[Stored items]
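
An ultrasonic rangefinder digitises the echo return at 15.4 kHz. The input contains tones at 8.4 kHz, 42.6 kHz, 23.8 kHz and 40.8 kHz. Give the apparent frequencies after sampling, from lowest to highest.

3.6 kHz, 5.4 kHz, 7 kHz

fs/2 = 7.7 kHz.
8.4 kHz > fs/2 = 7.7 kHz, folds to fs − 8.4 kHz = 7 kHz.
42.6 kHz mod fs = 11.8 kHz.
11.8 kHz > fs/2 = 7.7 kHz, folds to fs − 11.8 kHz = 3.6 kHz.
23.8 kHz mod fs = 8.4 kHz.
8.4 kHz > fs/2 = 7.7 kHz, folds to fs − 8.4 kHz = 7 kHz.
40.8 kHz mod fs = 10 kHz.
10 kHz > fs/2 = 7.7 kHz, folds to fs − 10 kHz = 5.4 kHz.
Distinct values: {3.6 kHz, 5.4 kHz, 7 kHz}.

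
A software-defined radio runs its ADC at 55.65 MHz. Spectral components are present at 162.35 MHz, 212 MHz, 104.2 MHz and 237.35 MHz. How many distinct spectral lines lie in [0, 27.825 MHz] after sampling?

4

fs/2 = 27.825 MHz.
162.35 MHz mod fs = 51.05 MHz.
51.05 MHz > fs/2 = 27.825 MHz, folds to fs − 51.05 MHz = 4.6 MHz.
212 MHz mod fs = 45.05 MHz.
45.05 MHz > fs/2 = 27.825 MHz, folds to fs − 45.05 MHz = 10.6 MHz.
104.2 MHz mod fs = 48.55 MHz.
48.55 MHz > fs/2 = 27.825 MHz, folds to fs − 48.55 MHz = 7.1 MHz.
237.35 MHz mod fs = 14.75 MHz.
14.75 MHz ≤ fs/2 = 27.825 MHz, appears at 14.75 MHz.
Distinct values: {4.6 MHz, 7.1 MHz, 10.6 MHz, 14.75 MHz} → 4.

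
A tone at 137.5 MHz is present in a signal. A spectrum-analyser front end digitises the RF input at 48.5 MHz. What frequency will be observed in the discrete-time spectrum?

8 MHz

137.5 MHz mod fs = 40.5 MHz.
40.5 MHz > fs/2 = 24.25 MHz, folds to fs − 40.5 MHz = 8 MHz.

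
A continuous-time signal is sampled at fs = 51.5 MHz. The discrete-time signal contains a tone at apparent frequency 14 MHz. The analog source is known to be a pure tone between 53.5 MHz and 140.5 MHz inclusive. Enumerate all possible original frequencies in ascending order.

65.5 MHz, 89 MHz, 117 MHz, 140.5 MHz

Frequencies that alias to 14 MHz are k·fs ± 14 MHz for integer k ≥ 0.
k=0: 14 MHz.
k=1: 37.5 MHz, 65.5 MHz.
k=2: 89 MHz, 117 MHz.
k=3: 140.5 MHz, 168.5 MHz.
k=4: 192 MHz, 220 MHz.
Within [53.5 MHz, 140.5 MHz]: 65.5 MHz, 89 MHz, 117 MHz, 140.5 MHz.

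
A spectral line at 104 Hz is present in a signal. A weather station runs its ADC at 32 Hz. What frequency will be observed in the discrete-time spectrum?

104 Hz mod fs = 8 Hz.
8 Hz ≤ fs/2 = 16 Hz, appears at 8 Hz.

8 Hz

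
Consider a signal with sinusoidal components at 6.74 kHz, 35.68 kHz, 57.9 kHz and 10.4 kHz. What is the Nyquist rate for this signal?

115.8 kHz

Highest-frequency component: 57.9 kHz.
Nyquist rate = 2 × 57.9 kHz = 115.8 kHz.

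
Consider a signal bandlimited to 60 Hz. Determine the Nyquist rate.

120 Hz

Nyquist rate = 2 × 60 Hz = 120 Hz.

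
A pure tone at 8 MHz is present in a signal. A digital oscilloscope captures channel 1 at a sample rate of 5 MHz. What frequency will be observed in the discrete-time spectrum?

8 MHz mod fs = 3 MHz.
3 MHz > fs/2 = 2.5 MHz, folds to fs − 3 MHz = 2 MHz.

2 MHz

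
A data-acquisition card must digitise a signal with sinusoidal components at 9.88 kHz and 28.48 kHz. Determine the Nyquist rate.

56.96 kHz

Highest-frequency component: 28.48 kHz.
Nyquist rate = 2 × 28.48 kHz = 56.96 kHz.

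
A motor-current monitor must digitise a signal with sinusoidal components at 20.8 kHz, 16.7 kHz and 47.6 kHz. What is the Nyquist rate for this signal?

Highest-frequency component: 47.6 kHz.
Nyquist rate = 2 × 47.6 kHz = 95.2 kHz.

95.2 kHz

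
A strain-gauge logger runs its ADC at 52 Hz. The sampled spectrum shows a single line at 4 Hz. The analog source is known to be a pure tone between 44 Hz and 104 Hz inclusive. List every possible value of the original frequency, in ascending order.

48 Hz, 56 Hz, 100 Hz

Frequencies that alias to 4 Hz are k·fs ± 4 Hz for integer k ≥ 0.
k=0: 4 Hz.
k=1: 48 Hz, 56 Hz.
k=2: 100 Hz, 108 Hz.
k=3: 152 Hz, 160 Hz.
Within [44 Hz, 104 Hz]: 48 Hz, 56 Hz, 100 Hz.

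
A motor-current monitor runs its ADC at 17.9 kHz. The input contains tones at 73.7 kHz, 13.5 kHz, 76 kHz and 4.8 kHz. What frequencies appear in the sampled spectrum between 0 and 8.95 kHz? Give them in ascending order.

fs/2 = 8.95 kHz.
73.7 kHz mod fs = 2.1 kHz.
2.1 kHz ≤ fs/2 = 8.95 kHz, appears at 2.1 kHz.
13.5 kHz > fs/2 = 8.95 kHz, folds to fs − 13.5 kHz = 4.4 kHz.
76 kHz mod fs = 4.4 kHz.
4.4 kHz ≤ fs/2 = 8.95 kHz, appears at 4.4 kHz.
4.8 kHz ≤ fs/2 = 8.95 kHz, passes unchanged.
Distinct values: {2.1 kHz, 4.4 kHz, 4.8 kHz}.

2.1 kHz, 4.4 kHz, 4.8 kHz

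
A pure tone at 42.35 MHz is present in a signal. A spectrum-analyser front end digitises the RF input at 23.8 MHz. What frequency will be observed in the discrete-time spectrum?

42.35 MHz mod fs = 18.55 MHz.
18.55 MHz > fs/2 = 11.9 MHz, folds to fs − 18.55 MHz = 5.25 MHz.

5.25 MHz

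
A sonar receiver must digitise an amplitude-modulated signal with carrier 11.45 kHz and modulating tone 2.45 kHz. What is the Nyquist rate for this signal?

AM sidebands sit at fc ± fm = 9 kHz and 13.9 kHz.
Highest-frequency component: 13.9 kHz.
Nyquist rate = 2 × 13.9 kHz = 27.8 kHz.

27.8 kHz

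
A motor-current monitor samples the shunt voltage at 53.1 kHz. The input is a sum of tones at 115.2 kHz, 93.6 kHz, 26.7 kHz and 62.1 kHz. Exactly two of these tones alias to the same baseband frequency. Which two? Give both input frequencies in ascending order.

fs/2 = 26.55 kHz.
115.2 kHz mod fs = 9 kHz.
9 kHz ≤ fs/2 = 26.55 kHz, appears at 9 kHz.
93.6 kHz mod fs = 40.5 kHz.
40.5 kHz > fs/2 = 26.55 kHz, folds to fs − 40.5 kHz = 12.6 kHz.
26.7 kHz > fs/2 = 26.55 kHz, folds to fs − 26.7 kHz = 26.4 kHz.
62.1 kHz mod fs = 9 kHz.
9 kHz ≤ fs/2 = 26.55 kHz, appears at 9 kHz.
62.1 kHz and 115.2 kHz both map to 9 kHz.

62.1 kHz, 115.2 kHz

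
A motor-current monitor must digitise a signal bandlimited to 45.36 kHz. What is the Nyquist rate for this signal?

90.72 kHz

Nyquist rate = 2 × 45.36 kHz = 90.72 kHz.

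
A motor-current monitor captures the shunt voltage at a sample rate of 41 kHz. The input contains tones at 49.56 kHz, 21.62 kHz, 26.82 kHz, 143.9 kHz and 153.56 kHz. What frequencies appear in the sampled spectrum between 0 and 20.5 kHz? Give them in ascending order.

fs/2 = 20.5 kHz.
49.56 kHz mod fs = 8.56 kHz.
8.56 kHz ≤ fs/2 = 20.5 kHz, appears at 8.56 kHz.
21.62 kHz > fs/2 = 20.5 kHz, folds to fs − 21.62 kHz = 19.38 kHz.
26.82 kHz > fs/2 = 20.5 kHz, folds to fs − 26.82 kHz = 14.18 kHz.
143.9 kHz mod fs = 20.9 kHz.
20.9 kHz > fs/2 = 20.5 kHz, folds to fs − 20.9 kHz = 20.1 kHz.
153.56 kHz mod fs = 30.56 kHz.
30.56 kHz > fs/2 = 20.5 kHz, folds to fs − 30.56 kHz = 10.44 kHz.
Distinct values: {8.56 kHz, 10.44 kHz, 14.18 kHz, 19.38 kHz, 20.1 kHz}.

8.56 kHz, 10.44 kHz, 14.18 kHz, 19.38 kHz, 20.1 kHz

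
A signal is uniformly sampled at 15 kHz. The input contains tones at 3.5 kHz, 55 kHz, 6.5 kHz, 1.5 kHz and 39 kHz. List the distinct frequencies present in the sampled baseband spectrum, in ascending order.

fs/2 = 7.5 kHz.
3.5 kHz ≤ fs/2 = 7.5 kHz, passes unchanged.
55 kHz mod fs = 10 kHz.
10 kHz > fs/2 = 7.5 kHz, folds to fs − 10 kHz = 5 kHz.
6.5 kHz ≤ fs/2 = 7.5 kHz, passes unchanged.
1.5 kHz ≤ fs/2 = 7.5 kHz, passes unchanged.
39 kHz mod fs = 9 kHz.
9 kHz > fs/2 = 7.5 kHz, folds to fs − 9 kHz = 6 kHz.
Distinct values: {1.5 kHz, 3.5 kHz, 5 kHz, 6 kHz, 6.5 kHz}.

1.5 kHz, 3.5 kHz, 5 kHz, 6 kHz, 6.5 kHz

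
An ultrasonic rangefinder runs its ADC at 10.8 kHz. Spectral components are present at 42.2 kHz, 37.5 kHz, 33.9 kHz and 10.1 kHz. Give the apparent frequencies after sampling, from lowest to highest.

0.7 kHz, 1 kHz, 1.5 kHz, 5.1 kHz

fs/2 = 5.4 kHz.
42.2 kHz mod fs = 9.8 kHz.
9.8 kHz > fs/2 = 5.4 kHz, folds to fs − 9.8 kHz = 1 kHz.
37.5 kHz mod fs = 5.1 kHz.
5.1 kHz ≤ fs/2 = 5.4 kHz, appears at 5.1 kHz.
33.9 kHz mod fs = 1.5 kHz.
1.5 kHz ≤ fs/2 = 5.4 kHz, appears at 1.5 kHz.
10.1 kHz > fs/2 = 5.4 kHz, folds to fs − 10.1 kHz = 0.7 kHz.
Distinct values: {0.7 kHz, 1 kHz, 1.5 kHz, 5.1 kHz}.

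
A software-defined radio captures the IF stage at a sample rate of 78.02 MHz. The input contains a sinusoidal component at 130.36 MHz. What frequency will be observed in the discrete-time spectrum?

130.36 MHz mod fs = 52.34 MHz.
52.34 MHz > fs/2 = 39.01 MHz, folds to fs − 52.34 MHz = 25.68 MHz.

25.68 MHz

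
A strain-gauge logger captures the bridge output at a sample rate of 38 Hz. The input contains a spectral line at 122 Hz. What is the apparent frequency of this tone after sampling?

122 Hz mod fs = 8 Hz.
8 Hz ≤ fs/2 = 19 Hz, appears at 8 Hz.

8 Hz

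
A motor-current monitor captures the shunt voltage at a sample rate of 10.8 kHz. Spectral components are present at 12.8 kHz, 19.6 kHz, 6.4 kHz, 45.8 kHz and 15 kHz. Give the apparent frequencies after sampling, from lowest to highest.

2 kHz, 2.6 kHz, 4.2 kHz, 4.4 kHz

fs/2 = 5.4 kHz.
12.8 kHz mod fs = 2 kHz.
2 kHz ≤ fs/2 = 5.4 kHz, appears at 2 kHz.
19.6 kHz mod fs = 8.8 kHz.
8.8 kHz > fs/2 = 5.4 kHz, folds to fs − 8.8 kHz = 2 kHz.
6.4 kHz > fs/2 = 5.4 kHz, folds to fs − 6.4 kHz = 4.4 kHz.
45.8 kHz mod fs = 2.6 kHz.
2.6 kHz ≤ fs/2 = 5.4 kHz, appears at 2.6 kHz.
15 kHz mod fs = 4.2 kHz.
4.2 kHz ≤ fs/2 = 5.4 kHz, appears at 4.2 kHz.
Distinct values: {2 kHz, 2.6 kHz, 4.2 kHz, 4.4 kHz}.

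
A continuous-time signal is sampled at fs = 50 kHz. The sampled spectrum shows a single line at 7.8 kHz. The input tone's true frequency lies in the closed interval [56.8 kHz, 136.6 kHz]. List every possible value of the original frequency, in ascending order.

57.8 kHz, 92.2 kHz, 107.8 kHz

Frequencies that alias to 7.8 kHz are k·fs ± 7.8 kHz for integer k ≥ 0.
k=0: 7.8 kHz.
k=1: 42.2 kHz, 57.8 kHz.
k=2: 92.2 kHz, 107.8 kHz.
k=3: 142.2 kHz, 157.8 kHz.
Within [56.8 kHz, 136.6 kHz]: 57.8 kHz, 92.2 kHz, 107.8 kHz.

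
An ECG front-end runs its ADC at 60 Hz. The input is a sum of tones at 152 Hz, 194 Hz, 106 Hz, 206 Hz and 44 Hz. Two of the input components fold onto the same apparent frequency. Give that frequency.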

» Try it: The answer should be the exact lines running from the line containing "A strain-gauge logger captures" to the last line of the entries, with nothing else.

» Solution to this task:
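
A strain-gauge logger captures the bridge output at a sample rate of 38 Hz. The input contains a spectral line at 122 Hz. What is the apparent frequency of this tone after sampling?

122 Hz mod fs = 8 Hz.
8 Hz ≤ fs/2 = 19 Hz, appears at 8 Hz.

8 Hz

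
A motor-current monitor captures the shunt voltage at a sample rate of 10.8 kHz. Spectral components are present at 12.8 kHz, 19.6 kHz, 6.4 kHz, 45.8 kHz and 15 kHz. Give the apparent frequencies after sampling, from lowest to highest.

2 kHz, 2.6 kHz, 4.2 kHz, 4.4 kHz

fs/2 = 5.4 kHz.
12.8 kHz mod fs = 2 kHz.
2 kHz ≤ fs/2 = 5.4 kHz, appears at 2 kHz.
19.6 kHz mod fs = 8.8 kHz.
8.8 kHz > fs/2 = 5.4 kHz, folds to fs − 8.8 kHz = 2 kHz.
6.4 kHz > fs/2 = 5.4 kHz, folds to fs − 6.4 kHz = 4.4 kHz.
45.8 kHz mod fs = 2.6 kHz.
2.6 kHz ≤ fs/2 = 5.4 kHz, appears at 2.6 kHz.
15 kHz mod fs = 4.2 kHz.
4.2 kHz ≤ fs/2 = 5.4 kHz, appears at 4.2 kHz.
Distinct values: {2 kHz, 2.6 kHz, 4.2 kHz, 4.4 kHz}.

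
A continuous-time signal is sampled at fs = 50 kHz. The sampled spectrum shows a single line at 7.8 kHz. The input tone's true frequency lies in the closed interval [56.8 kHz, 136.6 kHz]. List every possible value of the original frequency, in ascending order.

57.8 kHz, 92.2 kHz, 107.8 kHz

Frequencies that alias to 7.8 kHz are k·fs ± 7.8 kHz for integer k ≥ 0.
k=0: 7.8 kHz.
k=1: 42.2 kHz, 57.8 kHz.
k=2: 92.2 kHz, 107.8 kHz.
k=3: 142.2 kHz, 157.8 kHz.
Within [56.8 kHz, 136.6 kHz]: 57.8 kHz, 92.2 kHz, 107.8 kHz.

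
An ECG front-end runs its ADC at 60 Hz. The input is a sum of tones at 152 Hz, 194 Hz, 106 Hz, 206 Hz and 44 Hz. Two of the input components fold onto the same apparent frequency. Give that frequency.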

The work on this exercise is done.